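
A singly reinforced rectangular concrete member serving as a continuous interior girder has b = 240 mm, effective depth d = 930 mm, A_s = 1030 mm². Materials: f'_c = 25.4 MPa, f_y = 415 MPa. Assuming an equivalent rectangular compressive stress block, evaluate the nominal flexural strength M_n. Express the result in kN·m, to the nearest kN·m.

M_n ≈ 380 kN·m

T = A_s f_y = 1030 × 415 = 427450 N = 427.45 kN.
From C = T: a = T/(0.85 f'_c b) = 427450/(0.85 × 25.4 × 240) = 82.49 mm.
M_n = T(d − a/2) = 427.45 kN × (930 − 41.245) mm = 379.90 kN·m.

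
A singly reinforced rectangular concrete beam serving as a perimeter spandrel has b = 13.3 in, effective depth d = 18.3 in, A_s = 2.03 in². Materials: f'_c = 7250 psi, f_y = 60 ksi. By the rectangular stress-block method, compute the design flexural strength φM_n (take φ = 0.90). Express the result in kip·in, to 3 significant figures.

φM_n ≈ 1920 kip·in

T = A_s f_y = 2.03 × 60 = 121.8 kips.
a = T/(0.85 f'_c b) = 121.8/(0.85 × 7.25 × 13.3) = 1.486 in.
M_n = T(d − a/2) = 121.8 × (18.3 − 0.743) = 2138.4 kip·in.
φM_n = 0.90 × 2138.4 = 1924.6 kip·in.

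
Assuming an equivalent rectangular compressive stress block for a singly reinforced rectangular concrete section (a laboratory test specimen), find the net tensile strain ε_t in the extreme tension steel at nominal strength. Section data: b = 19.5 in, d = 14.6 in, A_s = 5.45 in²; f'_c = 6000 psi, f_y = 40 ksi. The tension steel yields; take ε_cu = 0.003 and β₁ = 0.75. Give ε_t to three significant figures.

a = A_s f_y/(0.85 f'_c b) = 2.192 in.
β₁ = 0.75, so c = a/β₁ = 2.192/0.75 = 2.923 in.
From the linear strain diagram with ε_cu = 0.003: ε_t = 0.003 (d − c)/c = 0.003 × (14.6 − 2.923)/2.923 = 0.0120.
Since ε_t ≥ 0.005, the section is tension-controlled.

ε_t ≈ 0.0120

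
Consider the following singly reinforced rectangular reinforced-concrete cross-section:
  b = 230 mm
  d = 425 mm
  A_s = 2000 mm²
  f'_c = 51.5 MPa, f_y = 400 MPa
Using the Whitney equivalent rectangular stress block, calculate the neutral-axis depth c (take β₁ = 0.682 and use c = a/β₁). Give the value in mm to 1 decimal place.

c ≈ 116.5 mm

T = A_s f_y = 2000 × 400 = 800000 N = 800 kN.
Setting C = 0.85 f'_c a b equal to T: a = 800000/(0.85 × 51.5 × 230) = 79.458 mm.
With β₁ = 0.682, c = a/β₁ = 79.458/0.682 = 116.5 mm.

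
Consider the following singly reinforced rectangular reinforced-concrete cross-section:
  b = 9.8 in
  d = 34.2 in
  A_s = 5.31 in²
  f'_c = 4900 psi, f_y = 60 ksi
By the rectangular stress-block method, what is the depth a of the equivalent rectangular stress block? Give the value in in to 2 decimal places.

T = A_s f_y = 5.31 × 60 = 318.6 kips.
a = T/(0.85 f'_c b) = 318.6/(0.85 × 4.9 × 9.8) = 7.81 in.

a ≈ 7.81 in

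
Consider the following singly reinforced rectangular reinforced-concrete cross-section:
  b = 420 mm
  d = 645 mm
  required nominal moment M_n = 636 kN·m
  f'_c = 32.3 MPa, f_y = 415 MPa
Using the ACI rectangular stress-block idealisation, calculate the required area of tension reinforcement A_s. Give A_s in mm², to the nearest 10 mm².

With M_n = 0.85 f'_c a b (d − a/2), solve the quadratic for a:
a = d − √(d² − 2M_n/(0.85 f'_c b)) = 645 − √(645² − 2 × 636×10⁶/(0.85 × 32.3 × 420)) = 92.09 mm.
A_s = 0.85 f'_c a b / f_y = 0.85 × 32.3 × 92.09 × 420 / 415 = 2558.8 mm².

A_s ≈ 2560 mm²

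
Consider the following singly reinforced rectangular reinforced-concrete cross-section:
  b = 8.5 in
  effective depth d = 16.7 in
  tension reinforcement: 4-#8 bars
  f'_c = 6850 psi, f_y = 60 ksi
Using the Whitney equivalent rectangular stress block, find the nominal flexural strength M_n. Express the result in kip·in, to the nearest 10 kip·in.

A_s = 4 × 0.79 = 3.16 in².
T = A_s f_y = 3.16 × 60 = 189.6 kips.
a = T/(0.85 f'_c b) = 189.6/(0.85 × 6.85 × 8.5) = 3.831 in.
M_n = T(d − a/2) = 189.6 × (16.7 − 1.9155) = 2803.1 kip·in.

M_n ≈ 2800 kip·in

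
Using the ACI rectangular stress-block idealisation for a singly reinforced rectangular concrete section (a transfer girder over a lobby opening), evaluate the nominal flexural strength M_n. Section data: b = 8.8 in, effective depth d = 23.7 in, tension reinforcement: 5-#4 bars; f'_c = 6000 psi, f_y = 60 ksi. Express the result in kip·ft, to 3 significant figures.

M_n ≈ 115 kip·ft

A_s = 5 × 0.2 = 1 in².
T = A_s f_y = 1 × 60 = 60 kips.
a = T/(0.85 f'_c b) = 60/(0.85 × 6 × 8.8) = 1.337 in.
M_n = T(d − a/2) = 60 × (23.7 − 0.6685) = 1381.9 kip·in = 1381.9/12 = 115.16 kip·ft.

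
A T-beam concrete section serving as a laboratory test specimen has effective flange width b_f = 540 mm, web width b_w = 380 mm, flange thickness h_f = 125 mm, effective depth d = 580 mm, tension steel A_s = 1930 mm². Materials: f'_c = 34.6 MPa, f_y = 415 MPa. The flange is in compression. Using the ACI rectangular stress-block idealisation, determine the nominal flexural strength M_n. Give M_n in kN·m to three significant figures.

M_n ≈ 444 kN·m

Tension: T = A_s f_y = 1930 × 415 = 800950 N.
Try a within the flange: a = T/(0.85 f'_c b_f) = 800950/(0.85 × 34.6 × 540) = 50.43 mm.
Since a = 50.43 ≤ h_f = 125 mm, the stress block lies entirely in the flange; analyse as a rectangular beam of width b_f.
M_n = T(d − a/2) = 800950 × (580 − 25.215) = 444.36 × 10⁶ N·mm.
M_n = 444.36 kN·m.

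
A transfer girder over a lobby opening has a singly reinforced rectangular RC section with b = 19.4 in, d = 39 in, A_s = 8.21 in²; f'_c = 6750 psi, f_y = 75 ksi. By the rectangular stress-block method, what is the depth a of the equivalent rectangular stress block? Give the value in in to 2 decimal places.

T = A_s f_y = 8.21 × 75 = 615.75 kips.
a = T/(0.85 f'_c b) = 615.75/(0.85 × 6.75 × 19.4) = 5.53 in.

a ≈ 5.53 in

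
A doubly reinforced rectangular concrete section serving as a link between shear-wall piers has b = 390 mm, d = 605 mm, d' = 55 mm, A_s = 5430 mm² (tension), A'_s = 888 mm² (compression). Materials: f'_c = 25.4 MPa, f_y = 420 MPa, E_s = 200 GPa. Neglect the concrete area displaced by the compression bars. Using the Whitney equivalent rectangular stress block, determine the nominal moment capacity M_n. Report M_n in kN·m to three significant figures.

Assume both tension and compression steel yield.
Net tension couple steel: A_s − A'_s = 4542 mm².
a = (A_s − A'_s) f_y / (0.85 f'_c b) = 1907640/(0.85 × 25.4 × 390) = 226.56 mm.
c = a/β₁ = 226.56/0.85 = 266.54 mm; ε'_s = 0.003(c − d')/c = 0.0024 ≥ f_y/E_s = 0.0021, so compression steel does yield.
M_n = (A_s − A'_s) f_y (d − a/2) + A'_s f_y (d − d') = [1907640 × (605 − 113.28) + 372960 × (605 − 55)] × 10⁻⁶ = 938.02 + 205.13 = 1143.15 kN·m.

M_n ≈ 1140 kN·m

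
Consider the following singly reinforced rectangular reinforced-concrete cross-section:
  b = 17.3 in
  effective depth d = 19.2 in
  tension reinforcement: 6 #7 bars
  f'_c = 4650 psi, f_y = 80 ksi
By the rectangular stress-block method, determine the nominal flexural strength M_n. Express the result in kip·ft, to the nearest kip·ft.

A_s = 6 × 0.6 = 3.6 in².
T = A_s f_y = 3.6 × 80 = 288 kips.
a = T/(0.85 f'_c b) = 288/(0.85 × 4.65 × 17.3) = 4.212 in.
M_n = T(d − a/2) = 288 × (19.2 − 2.106) = 4923.1 kip·in = 4923.1/12 = 410.26 kip·ft.

M_n ≈ 410 kip·ft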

* * * * *

Set down, exactly as they stand above, the lines starting with the line with "A singly reinforced rectangular concrete beam" and going on through the line with "f'_c = 4900 psi, f_y = 60 ksi", and no others.

**REPLY**.
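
A singly reinforced rectangular concrete beam serving as a perimeter spandrel has b = 13.3 in, effective depth d = 18.3 in, A_s = 2.03 in². Materials: f'_c = 7250 psi, f_y = 60 ksi. By the rectangular stress-block method, compute the design flexural strength φM_n (take φ = 0.90). Express the result in kip·in, to 3 significant figures.

φM_n ≈ 1920 kip·in

T = A_s f_y = 2.03 × 60 = 121.8 kips.
a = T/(0.85 f'_c b) = 121.8/(0.85 × 7.25 × 13.3) = 1.486 in.
M_n = T(d − a/2) = 121.8 × (18.3 − 0.743) = 2138.4 kip·in.
φM_n = 0.90 × 2138.4 = 1924.6 kip·in.

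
Assuming an equivalent rectangular compressive stress block for a singly reinforced rectangular concrete section (a laboratory test specimen), find the net tensile strain ε_t in the extreme tension steel at nominal strength. Section data: b = 19.5 in, d = 14.6 in, A_s = 5.45 in²; f'_c = 6000 psi, f_y = 40 ksi. The tension steel yields; take ε_cu = 0.003 and β₁ = 0.75. Give ε_t to three significant figures.

a = A_s f_y/(0.85 f'_c b) = 2.192 in.
β₁ = 0.75, so c = a/β₁ = 2.192/0.75 = 2.923 in.
From the linear strain diagram with ε_cu = 0.003: ε_t = 0.003 (d − c)/c = 0.003 × (14.6 − 2.923)/2.923 = 0.0120.
Since ε_t ≥ 0.005, the section is tension-controlled.

ε_t ≈ 0.0120

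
Consider the following singly reinforced rectangular reinforced-concrete cross-section:
  b = 230 mm
  d = 425 mm
  A_s = 2000 mm²
  f'_c = 51.5 MPa, f_y = 400 MPa
Using the Whitney equivalent rectangular stress block, calculate the neutral-axis depth c (take β₁ = 0.682 and use c = a/β₁). Give the value in mm to 1 decimal place.

c ≈ 116.5 mm

T = A_s f_y = 2000 × 400 = 800000 N = 800 kN.
Setting C = 0.85 f'_c a b equal to T: a = 800000/(0.85 × 51.5 × 230) = 79.458 mm.
With β₁ = 0.682, c = a/β₁ = 79.458/0.682 = 116.5 mm.

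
Consider the following singly reinforced rectangular reinforced-concrete cross-section:
  b = 9.8 in
  d = 34.2 in
  A_s = 5.31 in²
  f'_c = 4900 psi, f_y = 60 ksi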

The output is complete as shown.